--- The task ---
The lines from the one with "[0.20, 0.00, 0.40, 0.15]" through the last line below are to be copied exactly; no other lines are to be returned.

--- Supplied entries ---
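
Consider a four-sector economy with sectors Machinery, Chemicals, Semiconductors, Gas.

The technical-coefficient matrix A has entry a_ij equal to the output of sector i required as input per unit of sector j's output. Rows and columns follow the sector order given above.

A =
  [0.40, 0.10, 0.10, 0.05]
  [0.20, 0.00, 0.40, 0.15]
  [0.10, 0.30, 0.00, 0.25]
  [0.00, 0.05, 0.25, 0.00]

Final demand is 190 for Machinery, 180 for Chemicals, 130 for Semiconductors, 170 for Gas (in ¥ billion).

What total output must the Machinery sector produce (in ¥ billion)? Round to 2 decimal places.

x_1 = 487.00

I − A =
  [   0.60    -0.10    -0.10    -0.05]
  [  -0.20     1.00    -0.40    -0.15]
  [  -0.10    -0.30     1.00    -0.25]
  [   0.00    -0.05    -0.25     1.00]
Compute the cofactors C_ij = (−1)^(i+j)·(3×3 minor ij) of I−A; the adjugate is their transpose:
adj(I−A) = Cᵀ =
  [ 0.79375   0.13125   0.15650   0.09850]
  [ 0.23125   0.55125   0.28500   0.16550]
  [ 0.16175   0.19775   0.57500   0.18150]
  [ 0.05200   0.07700   0.15800   0.48800]
det(I−A) = Σ_j (I−A)_1j·C_1j = (0.60)(0.79375) + (-0.10)(0.23125) + (-0.10)(0.16175) + (-0.05)(0.05200) = 0.43435
(I − A)⁻¹ = adj(I−A) / det(I−A) ≈
  [   1.8274     0.3022     0.3603     0.2268]
  [   0.5324     1.2691     0.6562     0.3810]
  [   0.3724     0.4553     1.3238     0.4179]
  [   0.1197     0.1773     0.3638     1.1235]
x = (I − A)⁻¹ d = adj(I−A)·d / det(I−A), with det(I−A) = 0.43435:
  x_1 = (0.79375·190 + 0.13125·180 + 0.15650·130 + 0.09850·170) / 0.43435 = 211.5275 / 0.43435 ≈ 487.00
  x_2 = (0.23125·190 + 0.55125·180 + 0.28500·130 + 0.16550·170) / 0.43435 = 208.3475 / 0.43435 ≈ 479.68
  x_3 = (0.16175·190 + 0.19775·180 + 0.57500·130 + 0.18150·170) / 0.43435 = 171.9325 / 0.43435 ≈ 395.84
  x_4 = (0.05200·190 + 0.07700·180 + 0.15800·130 + 0.48800·170) / 0.43435 = 127.24 / 0.43435 ≈ 292.94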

--- Exercise answer ---
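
  [0.20, 0.00, 0.40, 0.15]
  [0.10, 0.30, 0.00, 0.25]
  [0.00, 0.05, 0.25, 0.00]

Final demand is 190 for Machinery, 180 for Chemicals, 130 for Semiconductors, 170 for Gas (in ¥ billion).

What total output must the Machinery sector produce (in ¥ billion)? Round to 2 decimal places.

x_1 = 487.00

I − A =
  [   0.60    -0.10    -0.10    -0.05]
  [  -0.20     1.00    -0.40    -0.15]
  [  -0.10    -0.30     1.00    -0.25]
  [   0.00    -0.05    -0.25     1.00]
Compute the cofactors C_ij = (−1)^(i+j)·(3×3 minor ij) of I−A; the adjugate is their transpose:
adj(I−A) = Cᵀ =
  [ 0.79375   0.13125   0.15650   0.09850]
  [ 0.23125   0.55125   0.28500   0.16550]
  [ 0.16175   0.19775   0.57500   0.18150]
  [ 0.05200   0.07700   0.15800   0.48800]
det(I−A) = Σ_j (I−A)_1j·C_1j = (0.60)(0.79375) + (-0.10)(0.23125) + (-0.10)(0.16175) + (-0.05)(0.05200) = 0.43435
(I − A)⁻¹ = adj(I−A) / det(I−A) ≈
  [   1.8274     0.3022     0.3603     0.2268]
  [   0.5324     1.2691     0.6562     0.3810]
  [   0.3724     0.4553     1.3238     0.4179]
  [   0.1197     0.1773     0.3638     1.1235]
x = (I − A)⁻¹ d = adj(I−A)·d / det(I−A), with det(I−A) = 0.43435:
  x_1 = (0.79375·190 + 0.13125·180 + 0.15650·130 + 0.09850·170) / 0.43435 = 211.5275 / 0.43435 ≈ 487.00
  x_2 = (0.23125·190 + 0.55125·180 + 0.28500·130 + 0.16550·170) / 0.43435 = 208.3475 / 0.43435 ≈ 479.68
  x_3 = (0.16175·190 + 0.19775·180 + 0.57500·130 + 0.18150·170) / 0.43435 = 171.9325 / 0.43435 ≈ 395.84
  x_4 = (0.05200·190 + 0.07700·180 + 0.15800·130 + 0.48800·170) / 0.43435 = 127.24 / 0.43435 ≈ 292.94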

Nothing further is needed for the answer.